─── The data

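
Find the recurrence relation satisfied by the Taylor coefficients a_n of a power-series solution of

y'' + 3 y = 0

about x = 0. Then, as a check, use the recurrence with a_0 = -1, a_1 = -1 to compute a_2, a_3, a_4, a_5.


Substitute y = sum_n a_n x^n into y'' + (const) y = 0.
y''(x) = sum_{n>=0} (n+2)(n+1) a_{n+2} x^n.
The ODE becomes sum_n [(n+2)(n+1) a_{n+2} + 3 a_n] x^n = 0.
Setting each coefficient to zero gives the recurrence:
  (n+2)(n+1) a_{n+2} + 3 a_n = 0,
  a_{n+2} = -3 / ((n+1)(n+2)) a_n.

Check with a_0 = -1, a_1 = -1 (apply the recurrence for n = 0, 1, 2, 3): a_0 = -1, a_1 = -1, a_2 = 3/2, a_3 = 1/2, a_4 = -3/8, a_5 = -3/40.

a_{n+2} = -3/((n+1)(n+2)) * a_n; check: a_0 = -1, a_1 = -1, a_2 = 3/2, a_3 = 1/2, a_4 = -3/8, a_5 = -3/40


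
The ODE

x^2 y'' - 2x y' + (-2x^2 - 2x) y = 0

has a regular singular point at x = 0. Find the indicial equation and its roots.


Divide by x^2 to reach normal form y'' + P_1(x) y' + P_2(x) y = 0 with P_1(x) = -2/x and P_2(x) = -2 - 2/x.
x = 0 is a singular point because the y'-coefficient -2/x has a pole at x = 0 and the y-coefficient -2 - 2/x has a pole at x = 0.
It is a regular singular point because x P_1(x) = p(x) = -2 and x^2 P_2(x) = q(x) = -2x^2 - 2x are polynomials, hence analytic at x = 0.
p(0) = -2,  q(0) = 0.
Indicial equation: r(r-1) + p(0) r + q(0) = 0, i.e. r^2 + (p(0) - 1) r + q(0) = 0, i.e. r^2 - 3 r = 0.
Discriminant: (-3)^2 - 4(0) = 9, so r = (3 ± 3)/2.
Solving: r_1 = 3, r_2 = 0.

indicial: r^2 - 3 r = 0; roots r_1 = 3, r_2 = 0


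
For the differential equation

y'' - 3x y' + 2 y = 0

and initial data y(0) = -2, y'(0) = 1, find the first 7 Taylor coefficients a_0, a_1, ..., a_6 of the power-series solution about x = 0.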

──────
─── The data

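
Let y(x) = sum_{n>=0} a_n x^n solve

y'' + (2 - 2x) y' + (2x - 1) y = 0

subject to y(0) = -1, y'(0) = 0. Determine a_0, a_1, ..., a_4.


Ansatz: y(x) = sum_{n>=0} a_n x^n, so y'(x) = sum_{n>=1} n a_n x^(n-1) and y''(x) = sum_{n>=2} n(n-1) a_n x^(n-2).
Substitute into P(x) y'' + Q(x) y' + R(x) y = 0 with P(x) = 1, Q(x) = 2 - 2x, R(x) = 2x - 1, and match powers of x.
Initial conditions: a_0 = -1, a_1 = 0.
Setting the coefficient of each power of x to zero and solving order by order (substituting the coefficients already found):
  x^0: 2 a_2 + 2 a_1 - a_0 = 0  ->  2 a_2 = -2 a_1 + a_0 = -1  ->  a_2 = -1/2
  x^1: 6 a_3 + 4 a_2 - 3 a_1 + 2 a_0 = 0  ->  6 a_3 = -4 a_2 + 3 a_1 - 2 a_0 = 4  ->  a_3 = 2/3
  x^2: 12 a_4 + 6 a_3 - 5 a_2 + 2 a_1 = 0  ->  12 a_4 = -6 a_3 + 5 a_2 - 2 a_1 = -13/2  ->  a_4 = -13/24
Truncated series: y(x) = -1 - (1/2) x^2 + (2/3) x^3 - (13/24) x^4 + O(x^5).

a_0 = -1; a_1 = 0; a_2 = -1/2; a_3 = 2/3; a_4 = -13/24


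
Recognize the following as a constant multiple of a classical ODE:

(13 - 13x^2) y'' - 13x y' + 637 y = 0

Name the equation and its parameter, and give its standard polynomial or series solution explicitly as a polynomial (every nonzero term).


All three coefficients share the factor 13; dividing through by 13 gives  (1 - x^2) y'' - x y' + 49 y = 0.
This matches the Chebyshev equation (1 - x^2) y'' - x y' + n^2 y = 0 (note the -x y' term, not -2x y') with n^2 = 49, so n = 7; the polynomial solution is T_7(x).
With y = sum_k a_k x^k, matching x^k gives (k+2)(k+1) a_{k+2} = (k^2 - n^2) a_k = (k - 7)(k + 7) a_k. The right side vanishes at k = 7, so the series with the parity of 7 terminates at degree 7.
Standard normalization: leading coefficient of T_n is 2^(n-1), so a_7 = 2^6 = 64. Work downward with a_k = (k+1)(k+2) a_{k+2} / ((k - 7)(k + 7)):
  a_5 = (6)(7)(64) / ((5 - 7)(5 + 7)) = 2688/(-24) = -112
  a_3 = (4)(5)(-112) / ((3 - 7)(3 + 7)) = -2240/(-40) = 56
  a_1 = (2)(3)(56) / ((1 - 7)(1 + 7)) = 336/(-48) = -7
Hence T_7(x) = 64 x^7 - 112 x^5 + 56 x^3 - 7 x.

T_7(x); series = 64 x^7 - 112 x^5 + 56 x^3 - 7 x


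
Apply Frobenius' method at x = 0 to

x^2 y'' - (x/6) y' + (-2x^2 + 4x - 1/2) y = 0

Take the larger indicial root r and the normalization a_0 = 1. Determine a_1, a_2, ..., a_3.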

──────
─── The data

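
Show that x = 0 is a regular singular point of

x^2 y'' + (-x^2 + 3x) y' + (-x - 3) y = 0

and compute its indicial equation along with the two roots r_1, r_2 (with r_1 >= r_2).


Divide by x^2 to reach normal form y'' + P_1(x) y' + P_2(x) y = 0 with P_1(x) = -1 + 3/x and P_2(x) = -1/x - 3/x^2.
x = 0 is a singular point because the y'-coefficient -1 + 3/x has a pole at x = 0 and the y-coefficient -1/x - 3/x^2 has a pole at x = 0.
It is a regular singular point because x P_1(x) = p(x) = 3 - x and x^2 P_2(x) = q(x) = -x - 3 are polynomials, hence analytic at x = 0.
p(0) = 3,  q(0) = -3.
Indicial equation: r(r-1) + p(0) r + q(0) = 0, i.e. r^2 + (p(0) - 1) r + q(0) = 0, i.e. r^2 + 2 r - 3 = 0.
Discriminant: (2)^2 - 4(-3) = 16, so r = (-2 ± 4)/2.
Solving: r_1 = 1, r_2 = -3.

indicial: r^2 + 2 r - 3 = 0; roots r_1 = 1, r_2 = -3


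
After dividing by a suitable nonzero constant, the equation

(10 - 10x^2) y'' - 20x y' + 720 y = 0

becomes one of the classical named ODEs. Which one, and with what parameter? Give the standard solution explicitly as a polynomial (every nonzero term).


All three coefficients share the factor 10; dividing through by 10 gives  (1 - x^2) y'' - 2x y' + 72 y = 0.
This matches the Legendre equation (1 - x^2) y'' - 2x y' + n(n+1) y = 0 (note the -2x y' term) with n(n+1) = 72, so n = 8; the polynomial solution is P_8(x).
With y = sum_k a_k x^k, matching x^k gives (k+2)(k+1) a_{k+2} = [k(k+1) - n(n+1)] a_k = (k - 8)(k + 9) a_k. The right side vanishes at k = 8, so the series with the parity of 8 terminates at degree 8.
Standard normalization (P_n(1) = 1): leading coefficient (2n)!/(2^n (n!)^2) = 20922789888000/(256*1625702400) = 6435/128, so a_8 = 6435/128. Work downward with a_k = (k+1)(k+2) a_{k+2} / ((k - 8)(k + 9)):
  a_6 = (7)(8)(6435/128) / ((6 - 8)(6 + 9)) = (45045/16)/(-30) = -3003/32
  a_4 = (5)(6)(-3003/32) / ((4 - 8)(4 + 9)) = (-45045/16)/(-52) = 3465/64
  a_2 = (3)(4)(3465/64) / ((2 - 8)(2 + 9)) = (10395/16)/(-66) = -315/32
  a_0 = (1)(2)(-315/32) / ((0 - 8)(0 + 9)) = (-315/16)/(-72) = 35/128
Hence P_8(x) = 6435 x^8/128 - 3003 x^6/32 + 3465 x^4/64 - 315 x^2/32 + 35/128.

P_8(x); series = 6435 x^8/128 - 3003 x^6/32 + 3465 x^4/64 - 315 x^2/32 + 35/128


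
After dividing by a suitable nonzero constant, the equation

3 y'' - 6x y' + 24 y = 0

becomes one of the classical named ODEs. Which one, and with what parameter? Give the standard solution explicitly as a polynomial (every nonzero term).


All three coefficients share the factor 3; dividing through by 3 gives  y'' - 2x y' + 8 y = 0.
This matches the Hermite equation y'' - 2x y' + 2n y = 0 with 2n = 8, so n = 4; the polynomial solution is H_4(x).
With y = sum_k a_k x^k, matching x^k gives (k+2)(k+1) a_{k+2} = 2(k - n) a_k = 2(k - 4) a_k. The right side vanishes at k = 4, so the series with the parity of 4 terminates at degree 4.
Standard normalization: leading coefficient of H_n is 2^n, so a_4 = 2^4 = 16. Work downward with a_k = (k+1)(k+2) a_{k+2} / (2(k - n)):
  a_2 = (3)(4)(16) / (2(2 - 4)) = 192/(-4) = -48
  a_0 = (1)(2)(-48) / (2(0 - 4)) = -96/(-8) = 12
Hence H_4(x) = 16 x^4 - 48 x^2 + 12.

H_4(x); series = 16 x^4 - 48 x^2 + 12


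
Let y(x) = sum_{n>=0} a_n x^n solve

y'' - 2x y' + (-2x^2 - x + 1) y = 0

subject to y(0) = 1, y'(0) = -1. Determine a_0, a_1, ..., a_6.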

──────

Take the stretch of lines above from the one containing "x^2 y'' - (x/6) y' + (-2x^2 + 4x - 1/2) y = 0" through the one containing "Take the larger" and repeat it exactly, adding no other line.

• [Task output]
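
x^2 y'' - (x/6) y' + (-2x^2 + 4x - 1/2) y = 0

Take the larger indicial root r and the normalization a_0 = 1. Determine a_1, a_2, ..., a_3.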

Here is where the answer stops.